------ SOURCE RECORDS ------
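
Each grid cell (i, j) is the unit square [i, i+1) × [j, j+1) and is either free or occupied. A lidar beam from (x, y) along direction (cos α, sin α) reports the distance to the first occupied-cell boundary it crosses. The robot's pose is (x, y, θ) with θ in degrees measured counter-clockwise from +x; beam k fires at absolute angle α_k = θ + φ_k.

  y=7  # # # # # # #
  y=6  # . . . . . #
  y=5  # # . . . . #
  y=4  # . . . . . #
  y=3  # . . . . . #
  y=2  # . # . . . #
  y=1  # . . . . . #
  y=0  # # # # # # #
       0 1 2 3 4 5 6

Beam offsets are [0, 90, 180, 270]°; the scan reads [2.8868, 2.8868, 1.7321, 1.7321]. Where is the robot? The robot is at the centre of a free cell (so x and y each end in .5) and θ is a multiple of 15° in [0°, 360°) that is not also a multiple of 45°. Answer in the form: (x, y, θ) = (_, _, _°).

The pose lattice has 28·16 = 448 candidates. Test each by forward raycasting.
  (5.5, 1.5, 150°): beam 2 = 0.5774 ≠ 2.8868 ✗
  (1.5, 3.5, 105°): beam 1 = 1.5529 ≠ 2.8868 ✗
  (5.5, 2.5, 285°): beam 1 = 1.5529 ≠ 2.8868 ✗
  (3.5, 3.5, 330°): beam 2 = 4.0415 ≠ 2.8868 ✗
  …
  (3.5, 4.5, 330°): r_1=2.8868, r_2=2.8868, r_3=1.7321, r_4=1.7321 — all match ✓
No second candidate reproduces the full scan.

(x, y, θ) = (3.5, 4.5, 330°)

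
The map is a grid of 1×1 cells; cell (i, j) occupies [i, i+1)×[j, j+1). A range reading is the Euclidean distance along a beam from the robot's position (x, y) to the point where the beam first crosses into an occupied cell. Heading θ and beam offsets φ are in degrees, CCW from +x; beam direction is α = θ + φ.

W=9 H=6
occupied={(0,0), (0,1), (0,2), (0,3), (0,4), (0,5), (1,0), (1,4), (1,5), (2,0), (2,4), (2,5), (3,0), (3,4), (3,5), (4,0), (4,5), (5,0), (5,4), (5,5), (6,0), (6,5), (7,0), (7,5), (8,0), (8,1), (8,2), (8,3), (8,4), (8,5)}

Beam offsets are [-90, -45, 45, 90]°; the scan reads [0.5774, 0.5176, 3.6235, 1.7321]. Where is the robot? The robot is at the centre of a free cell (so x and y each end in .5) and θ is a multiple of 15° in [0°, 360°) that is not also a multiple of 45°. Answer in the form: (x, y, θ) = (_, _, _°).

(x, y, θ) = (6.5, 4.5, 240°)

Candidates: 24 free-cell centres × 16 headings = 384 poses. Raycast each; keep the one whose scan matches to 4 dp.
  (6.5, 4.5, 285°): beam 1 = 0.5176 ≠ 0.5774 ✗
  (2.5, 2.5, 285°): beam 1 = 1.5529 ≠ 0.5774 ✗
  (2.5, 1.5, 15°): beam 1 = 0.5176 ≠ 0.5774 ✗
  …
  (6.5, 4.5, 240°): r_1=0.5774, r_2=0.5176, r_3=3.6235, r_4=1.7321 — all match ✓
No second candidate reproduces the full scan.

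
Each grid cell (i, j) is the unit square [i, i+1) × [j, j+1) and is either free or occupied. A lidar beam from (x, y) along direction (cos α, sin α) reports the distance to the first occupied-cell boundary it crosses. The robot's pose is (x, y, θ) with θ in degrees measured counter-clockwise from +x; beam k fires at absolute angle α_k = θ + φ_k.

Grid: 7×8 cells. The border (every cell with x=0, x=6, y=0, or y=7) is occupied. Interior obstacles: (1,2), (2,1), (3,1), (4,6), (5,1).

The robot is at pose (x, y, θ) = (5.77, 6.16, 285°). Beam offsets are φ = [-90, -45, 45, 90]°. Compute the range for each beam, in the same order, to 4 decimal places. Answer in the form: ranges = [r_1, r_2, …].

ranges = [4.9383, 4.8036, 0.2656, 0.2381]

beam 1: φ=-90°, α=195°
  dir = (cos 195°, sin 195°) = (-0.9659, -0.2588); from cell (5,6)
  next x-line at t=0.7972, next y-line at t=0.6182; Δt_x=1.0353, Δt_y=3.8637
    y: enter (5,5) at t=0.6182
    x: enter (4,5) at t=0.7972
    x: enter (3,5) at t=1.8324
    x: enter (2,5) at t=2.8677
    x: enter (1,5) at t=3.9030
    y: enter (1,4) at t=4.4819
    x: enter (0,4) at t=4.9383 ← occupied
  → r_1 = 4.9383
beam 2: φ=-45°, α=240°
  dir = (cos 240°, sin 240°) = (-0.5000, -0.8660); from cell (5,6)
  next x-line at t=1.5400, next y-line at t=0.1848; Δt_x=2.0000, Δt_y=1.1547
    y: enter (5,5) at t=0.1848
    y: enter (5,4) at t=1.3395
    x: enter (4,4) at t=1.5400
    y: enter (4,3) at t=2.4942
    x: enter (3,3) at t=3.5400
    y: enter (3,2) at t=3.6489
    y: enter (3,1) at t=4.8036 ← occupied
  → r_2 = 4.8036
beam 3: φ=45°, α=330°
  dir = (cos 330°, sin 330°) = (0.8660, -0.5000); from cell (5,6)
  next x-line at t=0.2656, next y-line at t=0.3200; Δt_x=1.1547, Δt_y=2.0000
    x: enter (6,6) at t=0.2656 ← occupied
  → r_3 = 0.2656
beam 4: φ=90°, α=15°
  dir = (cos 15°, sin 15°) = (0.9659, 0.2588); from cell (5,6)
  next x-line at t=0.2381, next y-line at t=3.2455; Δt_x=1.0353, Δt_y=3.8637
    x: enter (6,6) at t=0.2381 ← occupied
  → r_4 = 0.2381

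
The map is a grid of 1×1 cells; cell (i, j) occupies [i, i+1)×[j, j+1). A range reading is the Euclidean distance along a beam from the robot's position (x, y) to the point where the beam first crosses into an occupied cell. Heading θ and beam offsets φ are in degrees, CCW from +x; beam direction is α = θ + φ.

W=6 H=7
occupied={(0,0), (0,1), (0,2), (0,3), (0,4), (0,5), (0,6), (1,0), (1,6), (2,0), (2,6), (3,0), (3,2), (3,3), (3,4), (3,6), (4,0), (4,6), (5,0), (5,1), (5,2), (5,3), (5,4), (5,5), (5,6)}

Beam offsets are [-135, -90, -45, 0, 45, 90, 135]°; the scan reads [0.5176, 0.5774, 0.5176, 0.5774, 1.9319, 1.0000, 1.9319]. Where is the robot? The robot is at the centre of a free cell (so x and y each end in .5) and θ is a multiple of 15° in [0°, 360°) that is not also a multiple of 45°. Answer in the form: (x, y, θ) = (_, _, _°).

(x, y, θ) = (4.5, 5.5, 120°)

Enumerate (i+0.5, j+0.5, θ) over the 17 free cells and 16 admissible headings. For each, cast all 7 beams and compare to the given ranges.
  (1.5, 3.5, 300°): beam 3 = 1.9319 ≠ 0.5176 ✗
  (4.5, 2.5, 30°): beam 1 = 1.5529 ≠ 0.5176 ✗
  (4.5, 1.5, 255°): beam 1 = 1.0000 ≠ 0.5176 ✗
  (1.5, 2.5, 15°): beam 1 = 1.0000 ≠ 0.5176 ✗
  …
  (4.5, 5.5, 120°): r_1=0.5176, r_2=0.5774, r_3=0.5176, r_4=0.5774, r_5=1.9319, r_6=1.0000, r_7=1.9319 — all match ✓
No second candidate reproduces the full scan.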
------
### TASK GOAL
Having read the entries above, repeat them exactly.

### TASK SOLUTION
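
Each grid cell (i, j) is the unit square [i, i+1) × [j, j+1) and is either free or occupied. A lidar beam from (x, y) along direction (cos α, sin α) reports the distance to the first occupied-cell boundary it crosses. The robot's pose is (x, y, θ) with θ in degrees measured counter-clockwise from +x; beam k fires at absolute angle α_k = θ + φ_k.

  y=7  # # # # # # #
  y=6  # . . . . . #
  y=5  # # . . . . #
  y=4  # . . . . . #
  y=3  # . . . . . #
  y=2  # . # . . . #
  y=1  # . . . . . #
  y=0  # # # # # # #
       0 1 2 3 4 5 6

Beam offsets are [0, 90, 180, 270]°; the scan reads [2.8868, 2.8868, 1.7321, 1.7321]. Where is the robot? The robot is at the centre of a free cell (so x and y each end in .5) and θ is a multiple of 15° in [0°, 360°) that is not also a multiple of 45°. Answer in the form: (x, y, θ) = (_, _, _°).

The pose lattice has 28·16 = 448 candidates. Test each by forward raycasting.
  (5.5, 1.5, 150°): beam 2 = 0.5774 ≠ 2.8868 ✗
  (1.5, 3.5, 105°): beam 1 = 1.5529 ≠ 2.8868 ✗
  (5.5, 2.5, 285°): beam 1 = 1.5529 ≠ 2.8868 ✗
  (3.5, 3.5, 330°): beam 2 = 4.0415 ≠ 2.8868 ✗
  …
  (3.5, 4.5, 330°): r_1=2.8868, r_2=2.8868, r_3=1.7321, r_4=1.7321 — all match ✓
No second candidate reproduces the full scan.

(x, y, θ) = (3.5, 4.5, 330°)

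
The map is a grid of 1×1 cells; cell (i, j) occupies [i, i+1)×[j, j+1). A range reading is the Euclidean distance along a beam from the robot's position (x, y) to the point where the beam first crosses into an occupied cell. Heading θ and beam offsets φ are in degrees, CCW from +x; beam direction is α = θ + φ.

W=9 H=6
occupied={(0,0), (0,1), (0,2), (0,3), (0,4), (0,5), (1,0), (1,4), (1,5), (2,0), (2,4), (2,5), (3,0), (3,4), (3,5), (4,0), (4,5), (5,0), (5,4), (5,5), (6,0), (6,5), (7,0), (7,5), (8,0), (8,1), (8,2), (8,3), (8,4), (8,5)}

Beam offsets are [-90, -45, 45, 90]°; the scan reads [0.5774, 0.5176, 3.6235, 1.7321]. Where is the robot? The robot is at the centre of a free cell (so x and y each end in .5) and θ is a multiple of 15° in [0°, 360°) that is not also a multiple of 45°. Answer in the form: (x, y, θ) = (_, _, _°).

(x, y, θ) = (6.5, 4.5, 240°)

Candidates: 24 free-cell centres × 16 headings = 384 poses. Raycast each; keep the one whose scan matches to 4 dp.
  (6.5, 4.5, 285°): beam 1 = 0.5176 ≠ 0.5774 ✗
  (2.5, 2.5, 285°): beam 1 = 1.5529 ≠ 0.5774 ✗
  (2.5, 1.5, 15°): beam 1 = 0.5176 ≠ 0.5774 ✗
  …
  (6.5, 4.5, 240°): r_1=0.5774, r_2=0.5176, r_3=3.6235, r_4=1.7321 — all match ✓
No second candidate reproduces the full scan.

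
Each grid cell (i, j) is the unit square [i, i+1) × [j, j+1) and is either free or occupied. A lidar beam from (x, y) along direction (cos α, sin α) reports the distance to the first occupied-cell boundary it crosses. The robot's pose is (x, y, θ) with θ in degrees measured counter-clockwise from +x; beam k fires at absolute angle α_k = θ + φ_k.

Grid: 7×8 cells. The border (every cell with x=0, x=6, y=0, or y=7) is occupied. Interior obstacles: (1,2), (2,1), (3,1), (4,6), (5,1).

The robot is at pose (x, y, θ) = (5.77, 6.16, 285°). Beam offsets are φ = [-90, -45, 45, 90]°. Compute the range for each beam, in the same order, to 4 decimal places. Answer in the form: ranges = [r_1, r_2, …].

ranges = [4.9383, 4.8036, 0.2656, 0.2381]

beam 1: φ=-90°, α=195°
  dir = (cos 195°, sin 195°) = (-0.9659, -0.2588); from cell (5,6)
  next x-line at t=0.7972, next y-line at t=0.6182; Δt_x=1.0353, Δt_y=3.8637
    y: enter (5,5) at t=0.6182
    x: enter (4,5) at t=0.7972
    x: enter (3,5) at t=1.8324
    x: enter (2,5) at t=2.8677
    x: enter (1,5) at t=3.9030
    y: enter (1,4) at t=4.4819
    x: enter (0,4) at t=4.9383 ← occupied
  → r_1 = 4.9383
beam 2: φ=-45°, α=240°
  dir = (cos 240°, sin 240°) = (-0.5000, -0.8660); from cell (5,6)
  next x-line at t=1.5400, next y-line at t=0.1848; Δt_x=2.0000, Δt_y=1.1547
    y: enter (5,5) at t=0.1848
    y: enter (5,4) at t=1.3395
    x: enter (4,4) at t=1.5400
    y: enter (4,3) at t=2.4942
    x: enter (3,3) at t=3.5400
    y: enter (3,2) at t=3.6489
    y: enter (3,1) at t=4.8036 ← occupied
  → r_2 = 4.8036
beam 3: φ=45°, α=330°
  dir = (cos 330°, sin 330°) = (0.8660, -0.5000); from cell (5,6)
  next x-line at t=0.2656, next y-line at t=0.3200; Δt_x=1.1547, Δt_y=2.0000
    x: enter (6,6) at t=0.2656 ← occupied
  → r_3 = 0.2656
beam 4: φ=90°, α=15°
  dir = (cos 15°, sin 15°) = (0.9659, 0.2588); from cell (5,6)
  next x-line at t=0.2381, next y-line at t=3.2455; Δt_x=1.0353, Δt_y=3.8637
    x: enter (6,6) at t=0.2381 ← occupied
  → r_4 = 0.2381

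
The map is a grid of 1×1 cells; cell (i, j) occupies [i, i+1)×[j, j+1). A range reading is the Euclidean distance along a beam from the robot's position (x, y) to the point where the beam first crosses into an occupied cell. Heading θ and beam offsets φ are in degrees, CCW from +x; beam direction is α = θ + φ.

W=6 H=7
occupied={(0,0), (0,1), (0,2), (0,3), (0,4), (0,5), (0,6), (1,0), (1,6), (2,0), (2,6), (3,0), (3,2), (3,3), (3,4), (3,6), (4,0), (4,6), (5,0), (5,1), (5,2), (5,3), (5,4), (5,5), (5,6)}

Beam offsets are [-135, -90, -45, 0, 45, 90, 135]°; the scan reads [0.5176, 0.5774, 0.5176, 0.5774, 1.9319, 1.0000, 1.9319]. Where is the robot? The robot is at the centre of a free cell (so x and y each end in .5) and θ is a multiple of 15° in [0°, 360°) that is not also a multiple of 45°. Answer in the form: (x, y, θ) = (_, _, _°).

(x, y, θ) = (4.5, 5.5, 120°)

Enumerate (i+0.5, j+0.5, θ) over the 17 free cells and 16 admissible headings. For each, cast all 7 beams and compare to the given ranges.
  (1.5, 3.5, 300°): beam 3 = 1.9319 ≠ 0.5176 ✗
  (4.5, 2.5, 30°): beam 1 = 1.5529 ≠ 0.5176 ✗
  (4.5, 1.5, 255°): beam 1 = 1.0000 ≠ 0.5176 ✗
  (1.5, 2.5, 15°): beam 1 = 1.0000 ≠ 0.5176 ✗
  …
  (4.5, 5.5, 120°): r_1=0.5176, r_2=0.5774, r_3=0.5176, r_4=0.5774, r_5=1.9319, r_6=1.0000, r_7=1.9319 — all match ✓
No second candidate reproduces the full scan.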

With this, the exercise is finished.